[Collected data entries]
******

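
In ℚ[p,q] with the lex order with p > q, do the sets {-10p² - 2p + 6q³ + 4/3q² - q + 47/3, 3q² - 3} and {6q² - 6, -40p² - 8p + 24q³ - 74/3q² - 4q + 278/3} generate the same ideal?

Yes, the ideals are equal.

Equality of ideals is decidable: compute both reduced Gröbner bases (unique for the ordering) and check whether they agree.
Buchberger on the first generating set:
f_1 = -10p² - 2p + 6q³ + 4/3q² - q + 47/3, LT = p².
f_2 = 3q² - 3, LT = q².

S(f_1,f_2): leading monomials are coprime, so the S-polynomial reduces to 0 (Buchberger's first criterion).
Every S-polynomial of the final basis reduces to 0, so we have a Gröbner basis.
Inter-reduce: drop elements whose leading term is divisible by another's, tail-reduce, and make monic.
Reduced Gröbner basis: {p² + ⅕p - ½q - 17/10, q² - 1}.

Buchberger on the second generating set:
h_1 = 6q² - 6, LT = q².
h_2 = -40p² - 8p + 24q³ - 74/3q² - 4q + 278/3, LT = p².

S(h_1,h_2): leading monomials are coprime, so the S-polynomial reduces to 0 (Buchberger's first criterion).
Every S-polynomial of the final basis reduces to 0, so we have a Gröbner basis.
Inter-reduce: drop elements whose leading term is divisible by another's, tail-reduce, and make monic.
Reduced Gröbner basis: {p² + ⅕p - ½q - 17/10, q² - 1}.

Same reduced basis, so the two generating sets span the same ideal.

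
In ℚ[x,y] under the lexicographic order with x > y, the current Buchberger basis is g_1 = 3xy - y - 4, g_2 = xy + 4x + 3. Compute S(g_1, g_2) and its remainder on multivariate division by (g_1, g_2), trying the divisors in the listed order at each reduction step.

S(g_1, g_2) = -4x - ⅓y - 13/3; remainder on division = -4x - ⅓y - 13/3.

lcm(LM(g_1), LM(g_2)) = xy.
S = (lcm/LT(g_1))·g_1 − (lcm/LT(g_2))·g_2 = -4x - ⅓y - 13/3.
Reduce S modulo (g_1, g_2) in that order:
  leading term x: no divisor's leading term divides it; move -4x to the remainder.
  leading term y: no divisor's leading term divides it; move -⅓y to the remainder.
  leading term 1: no divisor's leading term divides it; move -13/3 to the remainder.
The remainder -4x - ⅓y - 13/3 is nonzero, so it would be added as the next basis element.
This is the inner loop of Buchberger's algorithm — each nonzero remainder becomes a new basis element.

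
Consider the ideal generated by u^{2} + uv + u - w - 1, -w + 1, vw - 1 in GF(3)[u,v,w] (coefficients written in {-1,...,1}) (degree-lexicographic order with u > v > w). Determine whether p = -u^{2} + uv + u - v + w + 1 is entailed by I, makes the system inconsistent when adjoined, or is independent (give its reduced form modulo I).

Adjoining -u^{2} + uv + u - v + w + 1 makes the ideal the whole ring: the system is inconsistent.

First compute the reduced Gröbner basis of I by Buchberger's algorithm.
f_1 = u^{2} + uv + u - w - 1, LT = u^{2}.
f_2 = -w + 1, LT = w.
f_3 = vw - 1, LT = vw.

S(f_1,f_2): leading monomials are coprime, so the S-polynomial reduces to 0 (Buchberger's first criterion).
S(f_1,f_3): leading monomials are coprime, so the S-polynomial reduces to 0 (Buchberger's first criterion).
S(f_2,f_3): lcm = vw. S = -v + 1.
  leading term v: no divisor's leading term divides it; move -v to the remainder.
  leading term 1: no divisor's leading term divides it; move 1 to the remainder.
  remainder -v + 1 ≠ 0; add h_4 = -v + 1 to the basis.

S(f_1,h_4): leading monomials are coprime, so the S-polynomial reduces to 0 (Buchberger's first criterion).
S(f_2,h_4): leading monomials are coprime, so the S-polynomial reduces to 0 (Buchberger's first criterion).
S(f_3,h_4): lcm = vw. S = w - 1.
  leading term w: subtract (-1)·f_2 from w - 1 → 0
  remainder 0.

Every S-polynomial of the final basis reduces to 0, so we have a Gröbner basis.
Inter-reduce: drop elements whose leading term is divisible by another's, tail-reduce, and make monic.
Reduced Gröbner basis: {u^{2} - u + 1, v - 1, w - 1}.
Label its elements g_1 = u^{2} - u + 1, g_2 = v - 1, g_3 = w - 1.

Reduce p = -u^{2} + uv + u - v + w + 1 modulo G:
  leading term u^{2}: subtract (-1)·g_1 from -u^{2} + uv + u - v + w + 1 → uv - v + w - 1
  leading term uv: subtract (u)·g_2 from uv - v + w - 1 → u - v + w - 1
  leading term u: no divisor's leading term divides it; move u to the remainder.
  leading term v: subtract (-1)·g_2 from -v + w - 1 → w + 1
  leading term w: subtract (1)·g_3 from w + 1 → -1
  leading term 1: no divisor's leading term divides it; move -1 to the remainder.
  normal form = u - 1.
The normal form is nonzero, so p ∉ I. Since p minus its normal form lies in I, I + (p) = I + (r) where r = u - 1; decide whether this ideal is the whole ring.
Run Buchberger on G together with r (pairs among the g_i already reduce to 0 since G is a Gröbner basis):
g_1 = u^{2} - u + 1, LT = u^{2}.
g_2 = v - 1, LT = v.
g_3 = w - 1, LT = w.
r = u - 1, LT = u.

S(g_1,g_2): leading monomials are coprime, so the S-polynomial reduces to 0 (Buchberger's first criterion).
S(g_1,g_3): leading monomials are coprime, so the S-polynomial reduces to 0 (Buchberger's first criterion).
S(g_1,r): lcm = u^{2}. S = 1.
  leading term 1: no divisor's leading term divides it; move 1 to the remainder.
  remainder 1 ≠ 0; add m_5 = 1 to the basis.

S(g_2,g_3): leading monomials are coprime, so the S-polynomial reduces to 0 (Buchberger's first criterion).
S(g_2,r): leading monomials are coprime, so the S-polynomial reduces to 0 (Buchberger's first criterion).
S(g_3,r): leading monomials are coprime, so the S-polynomial reduces to 0 (Buchberger's first criterion).
S(g_1,m_5): leading monomials are coprime, so the S-polynomial reduces to 0 (Buchberger's first criterion).
S(g_2,m_5): leading monomials are coprime, so the S-polynomial reduces to 0 (Buchberger's first criterion).
S(g_3,m_5): leading monomials are coprime, so the S-polynomial reduces to 0 (Buchberger's first criterion).
S(r,m_5): leading monomials are coprime, so the S-polynomial reduces to 0 (Buchberger's first criterion).
Every S-polynomial of the final basis reduces to 0, so we have a Gröbner basis.
Inter-reduce: drop elements whose leading term is divisible by another's, tail-reduce, and make monic.
Reduced Gröbner basis: {1}.
The reduced Gröbner basis of I + (p) is {1}: the ideal is the whole ring, so the enlarged system has no common solution — adjoining p is inconsistent.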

******

» **EXERCISE DIRECTIONS**:
Give back each entry so that it matches the original word for word.

» **ANSWER TO THIS PROBLEM**:
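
In ℚ[p,q] with the lex order with p > q, do the sets {-10p² - 2p + 6q³ + 4/3q² - q + 47/3, 3q² - 3} and {6q² - 6, -40p² - 8p + 24q³ - 74/3q² - 4q + 278/3} generate the same ideal?

Yes, the ideals are equal.

Equality of ideals is decidable: compute both reduced Gröbner bases (unique for the ordering) and check whether they agree.
Buchberger on the first generating set:
f_1 = -10p² - 2p + 6q³ + 4/3q² - q + 47/3, LT = p².
f_2 = 3q² - 3, LT = q².

S(f_1,f_2): leading monomials are coprime, so the S-polynomial reduces to 0 (Buchberger's first criterion).
Every S-polynomial of the final basis reduces to 0, so we have a Gröbner basis.
Inter-reduce: drop elements whose leading term is divisible by another's, tail-reduce, and make monic.
Reduced Gröbner basis: {p² + ⅕p - ½q - 17/10, q² - 1}.

Buchberger on the second generating set:
h_1 = 6q² - 6, LT = q².
h_2 = -40p² - 8p + 24q³ - 74/3q² - 4q + 278/3, LT = p².

S(h_1,h_2): leading monomials are coprime, so the S-polynomial reduces to 0 (Buchberger's first criterion).
Every S-polynomial of the final basis reduces to 0, so we have a Gröbner basis.
Inter-reduce: drop elements whose leading term is divisible by another's, tail-reduce, and make monic.
Reduced Gröbner basis: {p² + ⅕p - ½q - 17/10, q² - 1}.

Same reduced basis, so the two generating sets span the same ideal.

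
In ℚ[x,y] under the lexicographic order with x > y, the current Buchberger basis is g_1 = 3xy - y - 4, g_2 = xy + 4x + 3. Compute S(g_1, g_2) and its remainder on multivariate division by (g_1, g_2), trying the divisors in the listed order at each reduction step.

S(g_1, g_2) = -4x - ⅓y - 13/3; remainder on division = -4x - ⅓y - 13/3.

lcm(LM(g_1), LM(g_2)) = xy.
S = (lcm/LT(g_1))·g_1 − (lcm/LT(g_2))·g_2 = -4x - ⅓y - 13/3.
Reduce S modulo (g_1, g_2) in that order:
  leading term x: no divisor's leading term divides it; move -4x to the remainder.
  leading term y: no divisor's leading term divides it; move -⅓y to the remainder.
  leading term 1: no divisor's leading term divides it; move -13/3 to the remainder.
The remainder -4x - ⅓y - 13/3 is nonzero, so it would be added as the next basis element.
This is the inner loop of Buchberger's algorithm — each nonzero remainder becomes a new basis element.

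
Consider the ideal generated by u^{2} + uv + u - w - 1, -w + 1, vw - 1 in GF(3)[u,v,w] (coefficients written in {-1,...,1}) (degree-lexicographic order with u > v > w). Determine whether p = -u^{2} + uv + u - v + w + 1 is entailed by I, makes the system inconsistent when adjoined, or is independent (give its reduced form modulo I).

Adjoining -u^{2} + uv + u - v + w + 1 makes the ideal the whole ring: the system is inconsistent.

First compute the reduced Gröbner basis of I by Buchberger's algorithm.
f_1 = u^{2} + uv + u - w - 1, LT = u^{2}.
f_2 = -w + 1, LT = w.
f_3 = vw - 1, LT = vw.

S(f_1,f_2): leading monomials are coprime, so the S-polynomial reduces to 0 (Buchberger's first criterion).
S(f_1,f_3): leading monomials are coprime, so the S-polynomial reduces to 0 (Buchberger's first criterion).
S(f_2,f_3): lcm = vw. S = -v + 1.
  leading term v: no divisor's leading term divides it; move -v to the remainder.
  leading term 1: no divisor's leading term divides it; move 1 to the remainder.
  remainder -v + 1 ≠ 0; add h_4 = -v + 1 to the basis.

S(f_1,h_4): leading monomials are coprime, so the S-polynomial reduces to 0 (Buchberger's first criterion).
S(f_2,h_4): leading monomials are coprime, so the S-polynomial reduces to 0 (Buchberger's first criterion).
S(f_3,h_4): lcm = vw. S = w - 1.
  leading term w: subtract (-1)·f_2 from w - 1 → 0
  remainder 0.

Every S-polynomial of the final basis reduces to 0, so we have a Gröbner basis.
Inter-reduce: drop elements whose leading term is divisible by another's, tail-reduce, and make monic.
Reduced Gröbner basis: {u^{2} - u + 1, v - 1, w - 1}.
Label its elements g_1 = u^{2} - u + 1, g_2 = v - 1, g_3 = w - 1.

Reduce p = -u^{2} + uv + u - v + w + 1 modulo G:
  leading term u^{2}: subtract (-1)·g_1 from -u^{2} + uv + u - v + w + 1 → uv - v + w - 1
  leading term uv: subtract (u)·g_2 from uv - v + w - 1 → u - v + w - 1
  leading term u: no divisor's leading term divides it; move u to the remainder.
  leading term v: subtract (-1)·g_2 from -v + w - 1 → w + 1
  leading term w: subtract (1)·g_3 from w + 1 → -1
  leading term 1: no divisor's leading term divides it; move -1 to the remainder.
  normal form = u - 1.
The normal form is nonzero, so p ∉ I. Since p minus its normal form lies in I, I + (p) = I + (r) where r = u - 1; decide whether this ideal is the whole ring.
Run Buchberger on G together with r (pairs among the g_i already reduce to 0 since G is a Gröbner basis):
g_1 = u^{2} - u + 1, LT = u^{2}.
g_2 = v - 1, LT = v.
g_3 = w - 1, LT = w.
r = u - 1, LT = u.

S(g_1,g_2): leading monomials are coprime, so the S-polynomial reduces to 0 (Buchberger's first criterion).
S(g_1,g_3): leading monomials are coprime, so the S-polynomial reduces to 0 (Buchberger's first criterion).
S(g_1,r): lcm = u^{2}. S = 1.
  leading term 1: no divisor's leading term divides it; move 1 to the remainder.
  remainder 1 ≠ 0; add m_5 = 1 to the basis.

S(g_2,g_3): leading monomials are coprime, so the S-polynomial reduces to 0 (Buchberger's first criterion).
S(g_2,r): leading monomials are coprime, so the S-polynomial reduces to 0 (Buchberger's first criterion).
S(g_3,r): leading monomials are coprime, so the S-polynomial reduces to 0 (Buchberger's first criterion).
S(g_1,m_5): leading monomials are coprime, so the S-polynomial reduces to 0 (Buchberger's first criterion).
S(g_2,m_5): leading monomials are coprime, so the S-polynomial reduces to 0 (Buchberger's first criterion).
S(g_3,m_5): leading monomials are coprime, so the S-polynomial reduces to 0 (Buchberger's first criterion).
S(r,m_5): leading monomials are coprime, so the S-polynomial reduces to 0 (Buchberger's first criterion).
Every S-polynomial of the final basis reduces to 0, so we have a Gröbner basis.
Inter-reduce: drop elements whose leading term is divisible by another's, tail-reduce, and make monic.
Reduced Gröbner basis: {1}.
The reduced Gröbner basis of I + (p) is {1}: the ideal is the whole ring, so the enlarged system has no common solution — adjoining p is inconsistent.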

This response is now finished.